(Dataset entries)
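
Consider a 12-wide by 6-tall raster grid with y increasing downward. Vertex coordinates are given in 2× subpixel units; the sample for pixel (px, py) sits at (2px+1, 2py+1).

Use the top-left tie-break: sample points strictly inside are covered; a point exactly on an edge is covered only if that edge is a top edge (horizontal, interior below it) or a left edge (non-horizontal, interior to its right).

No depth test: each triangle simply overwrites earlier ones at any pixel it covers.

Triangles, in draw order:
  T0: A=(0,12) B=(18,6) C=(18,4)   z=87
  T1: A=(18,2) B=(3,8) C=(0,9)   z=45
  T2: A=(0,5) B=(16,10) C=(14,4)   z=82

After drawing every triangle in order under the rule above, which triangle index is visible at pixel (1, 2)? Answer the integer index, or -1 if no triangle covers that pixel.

T0:
  2·area = 36  (B↔C swapped to make it positive)
  edge (0, 12)→(18, 4): d=(18,-8) top-left  bias=+0
  edge (18, 4)→(18, 6): d=(0,2) right/bottom  bias=-1
  edge (18, 6)→(0, 12): d=(-18,6) right/bottom  bias=-1
    (8,2)@(17, 5): e=[10,2,24] → X
    (9,2)@(19, 5): e=[26,-2,12] → .
    (10,2)@(21, 5): e=[42,-6,0] → .  [on edge]
    (6,3)@(13, 7): e=[14,10,12] → X
    (7,3)@(15, 7): e=[30,6,0] → .  [on edge]
    (8,3)@(17, 7): e=[46,2,-12] → .
    (3,4)@(7, 9): e=[2,22,12] → X
    (4,4)@(9, 9): e=[18,18,0] → .  [on edge]
    (6,4)@(13, 9): e=[50,10,-24] → .
    (1,5)@(3, 11): e=[6,30,0] → .  [on edge]
    (3,5)@(7, 11): e=[38,22,-24] → .
  covered (3 px):
    . . . . . . . . . . . .
    . . . . . . . . . . . .
    . . . . . . . . X . . .
    . . . . . . X . . . . .
    . . . X . . . . . . . .
    . . . . . . . . . . . .
T1:
  2·area = 3
  edge (18, 2)→(3, 8): d=(-15,6) right/bottom  bias=-1
  edge (3, 8)→(0, 9): d=(-3,1) right/bottom  bias=-1
  edge (0, 9)→(18, 2): d=(18,-7) top-left  bias=+0
  covered (0 px):
    . . . . . . . . . . . .
    . . . . . . . . . . . .
    . . . . . . . . . . . .
    . . . . . . . . . . . .
    . . . . . . . . . . . .
    . . . . . . . . . . . .
T2:
  2·area = 86  (B↔C swapped to make it positive)
  edge (0, 5)→(14, 4): d=(14,-1) top-left  bias=+0
  edge (14, 4)→(16, 10): d=(2,6) right/bottom  bias=-1
  edge (16, 10)→(0, 5): d=(-16,-5) top-left  bias=+0
    (6,0)@(13, 1): e=[-43,0,129] → .  [on edge]
    (0,2)@(1, 5): e=[1,80,5] → X
    (1,2)@(3, 5): e=[3,68,15] → X
    (2,2)@(5, 5): e=[5,56,25] → X
    (3,2)@(7, 5): e=[7,44,35] → X
    (4,2)@(9, 5): e=[9,32,45] → X
    (5,2)@(11, 5): e=[11,20,55] → X
    (6,2)@(13, 5): e=[13,8,65] → X
    (7,2)@(15, 5): e=[15,-4,75] → .
    (0,3)@(1, 7): e=[29,84,-27] → .
    (1,3)@(3, 7): e=[31,72,-17] → .
    (2,3)@(5, 7): e=[33,60,-7] → .
    (7,3)@(15, 7): e=[43,0,43] → .  [on edge]
  covered (13 px):
    . . . . . . . . . . . .
    . . . . . . . . . . . .
    X X X X X X X . . . . .
    . . . X X X X . . . . .
    . . . . . . X X . . . .
    . . . . . . . . . . . .

Z-buffer (winner per pixel, '.' = empty):
  . . . . . . . . . . . .
  . . . . . . . . . . . .
  2 2 2 2 2 2 2 . 0 . . .
  . . . 2 2 2 2 . . . . .
  . . . 0 . . 2 2 . . . .
  . . . . . . . . . . . .

Final: 2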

### Your assignment
When a line among the entries above contains "sample", copy it.

### Solved problem
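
Consider a 12-wide by 6-tall raster grid with y increasing downward. Vertex coordinates are given in 2× subpixel units; the sample for pixel (px, py) sits at (2px+1, 2py+1).
Use the top-left tie-break: sample points strictly inside are covered; a point exactly on an edge is covered only if that edge is a top edge (horizontal, interior below it) or a left edge (non-horizontal, interior to its right).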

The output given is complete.